Segment Open
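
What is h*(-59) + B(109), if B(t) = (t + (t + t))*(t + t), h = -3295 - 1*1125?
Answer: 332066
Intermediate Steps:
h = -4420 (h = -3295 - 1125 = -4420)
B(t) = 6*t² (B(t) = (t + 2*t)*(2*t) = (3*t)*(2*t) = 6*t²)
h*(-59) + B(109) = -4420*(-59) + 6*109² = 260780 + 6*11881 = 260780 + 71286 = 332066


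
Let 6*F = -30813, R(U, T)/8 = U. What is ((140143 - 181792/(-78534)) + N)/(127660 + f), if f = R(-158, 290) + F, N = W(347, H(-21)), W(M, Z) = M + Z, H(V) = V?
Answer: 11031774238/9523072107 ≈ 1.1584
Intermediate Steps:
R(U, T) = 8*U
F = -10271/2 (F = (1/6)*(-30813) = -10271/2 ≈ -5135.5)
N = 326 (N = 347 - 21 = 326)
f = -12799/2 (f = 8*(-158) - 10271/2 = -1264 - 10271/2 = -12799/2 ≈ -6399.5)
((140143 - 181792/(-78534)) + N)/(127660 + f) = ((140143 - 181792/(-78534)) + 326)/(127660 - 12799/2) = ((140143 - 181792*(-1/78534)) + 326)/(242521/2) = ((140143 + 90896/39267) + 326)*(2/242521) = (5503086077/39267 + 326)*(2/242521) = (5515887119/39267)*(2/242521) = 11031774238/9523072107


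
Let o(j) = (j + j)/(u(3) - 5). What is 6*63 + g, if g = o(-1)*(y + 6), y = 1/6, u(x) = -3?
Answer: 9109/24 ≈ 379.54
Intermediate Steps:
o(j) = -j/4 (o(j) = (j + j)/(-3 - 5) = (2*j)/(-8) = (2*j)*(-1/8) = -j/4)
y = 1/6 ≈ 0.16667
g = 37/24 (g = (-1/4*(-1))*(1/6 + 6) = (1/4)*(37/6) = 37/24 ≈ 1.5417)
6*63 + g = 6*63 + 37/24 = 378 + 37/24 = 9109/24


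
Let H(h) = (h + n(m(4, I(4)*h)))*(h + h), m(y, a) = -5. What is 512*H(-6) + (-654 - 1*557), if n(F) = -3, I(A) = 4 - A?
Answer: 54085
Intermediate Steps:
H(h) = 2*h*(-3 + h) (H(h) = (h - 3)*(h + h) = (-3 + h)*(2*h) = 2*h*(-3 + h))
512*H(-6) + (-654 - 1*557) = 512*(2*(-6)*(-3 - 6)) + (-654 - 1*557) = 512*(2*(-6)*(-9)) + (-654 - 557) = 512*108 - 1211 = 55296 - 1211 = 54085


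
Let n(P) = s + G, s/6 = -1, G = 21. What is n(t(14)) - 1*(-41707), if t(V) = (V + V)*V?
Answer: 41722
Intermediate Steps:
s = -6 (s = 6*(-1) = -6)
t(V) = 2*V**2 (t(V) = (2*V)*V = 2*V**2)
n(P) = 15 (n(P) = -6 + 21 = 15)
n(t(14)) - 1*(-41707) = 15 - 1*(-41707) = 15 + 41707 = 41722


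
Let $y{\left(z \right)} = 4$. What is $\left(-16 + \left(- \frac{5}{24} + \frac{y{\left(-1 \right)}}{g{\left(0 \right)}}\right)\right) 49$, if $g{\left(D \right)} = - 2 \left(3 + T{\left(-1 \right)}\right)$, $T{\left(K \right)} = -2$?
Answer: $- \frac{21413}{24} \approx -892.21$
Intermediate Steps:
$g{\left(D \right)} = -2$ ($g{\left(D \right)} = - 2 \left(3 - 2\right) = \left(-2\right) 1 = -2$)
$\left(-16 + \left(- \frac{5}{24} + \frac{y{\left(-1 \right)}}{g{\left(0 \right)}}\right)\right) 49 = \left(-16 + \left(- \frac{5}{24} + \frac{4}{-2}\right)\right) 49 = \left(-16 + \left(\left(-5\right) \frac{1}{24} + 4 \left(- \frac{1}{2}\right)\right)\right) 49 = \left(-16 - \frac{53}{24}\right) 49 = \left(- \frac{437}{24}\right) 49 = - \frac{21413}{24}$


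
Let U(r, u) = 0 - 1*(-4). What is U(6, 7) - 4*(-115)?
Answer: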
Segment Closed
Your objective: What should be returned is the run of lines from the first line of the material through the line containing "4$. What is", exact and inclusive, and nothing else.

The answer:
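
What is h*(-59) + B(109), if B(t) = (t + (t + t))*(t + t), h = -3295 - 1*1125?
Answer: 332066
Intermediate Steps:
h = -4420 (h = -3295 - 1125 = -4420)
B(t) = 6*t² (B(t) = (t + 2*t)*(2*t) = (3*t)*(2*t) = 6*t²)
h*(-59) + B(109) = -4420*(-59) + 6*109² = 260780 + 6*11881 = 260780 + 71286 = 332066


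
Let 6*F = -30813, R(U, T)/8 = U. What is ((140143 - 181792/(-78534)) + N)/(127660 + f), if f = R(-158, 290) + F, N = W(347, H(-21)), W(M, Z) = M + Z, H(V) = V?
Answer: 11031774238/9523072107 ≈ 1.1584
Intermediate Steps:
R(U, T) = 8*U
F = -10271/2 (F = (1/6)*(-30813) = -10271/2 ≈ -5135.5)
N = 326 (N = 347 - 21 = 326)
f = -12799/2 (f = 8*(-158) - 10271/2 = -1264 - 10271/2 = -12799/2 ≈ -6399.5)
((140143 - 181792/(-78534)) + N)/(127660 + f) = ((140143 - 181792/(-78534)) + 326)/(127660 - 12799/2) = ((140143 - 181792*(-1/78534)) + 326)/(242521/2) = ((140143 + 90896/39267) + 326)*(2/242521) = (5503086077/39267 + 326)*(2/242521) = (5515887119/39267)*(2/242521) = 11031774238/9523072107


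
Let o(j) = (j + j)/(u(3) - 5). What is 6*63 + g, if g = o(-1)*(y + 6), y = 1/6, u(x) = -3?
Answer: 9109/24 ≈ 379.54
Intermediate Steps:
o(j) = -j/4 (o(j) = (j + j)/(-3 - 5) = (2*j)/(-8) = (2*j)*(-1/8) = -j/4)
y = 1/6 ≈ 0.16667
g = 37/24 (g = (-1/4*(-1))*(1/6 + 6) = (1/4)*(37/6) = 37/24 ≈ 1.5417)
6*63 + g = 6*63 + 37/24 = 378 + 37/24 = 9109/24


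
Let H(h) = (h + n(m(4, I(4)*h)))*(h + h), m(y, a) = -5. What is 512*H(-6) + (-654 - 1*557), if n(F) = -3, I(A) = 4 - A?
Answer: 54085
Intermediate Steps:
H(h) = 2*h*(-3 + h) (H(h) = (h - 3)*(h + h) = (-3 + h)*(2*h) = 2*h*(-3 + h))
512*H(-6) + (-654 - 1*557) = 512*(2*(-6)*(-3 - 6)) + (-654 - 1*557) = 512*(2*(-6)*(-9)) + (-654 - 557) = 512*108 - 1211 = 55296 - 1211 = 54085


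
Let n(P) = s + G, s/6 = -1, G = 21. What is n(t(14)) - 1*(-41707), if t(V) = (V + V)*V?
Answer: 41722
Intermediate Steps:
s = -6 (s = 6*(-1) = -6)
t(V) = 2*V**2 (t(V) = (2*V)*V = 2*V**2)
n(P) = 15 (n(P) = -6 + 21 = 15)
n(t(14)) - 1*(-41707) = 15 - 1*(-41707) = 15 + 41707 = 41722


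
Let $y{\left(z \right)} = 4$. What is $\left(-16 + \left(- \frac{5}{24} + \frac{y{\left(-1 \right)}}{g{\left(0 \right)}}\right)\right) 49$, if $g{\left(D \right)} = - 2 \left(3 + T{\left(-1 \right)}\right)$, $T{\left(K \right)} = -2$?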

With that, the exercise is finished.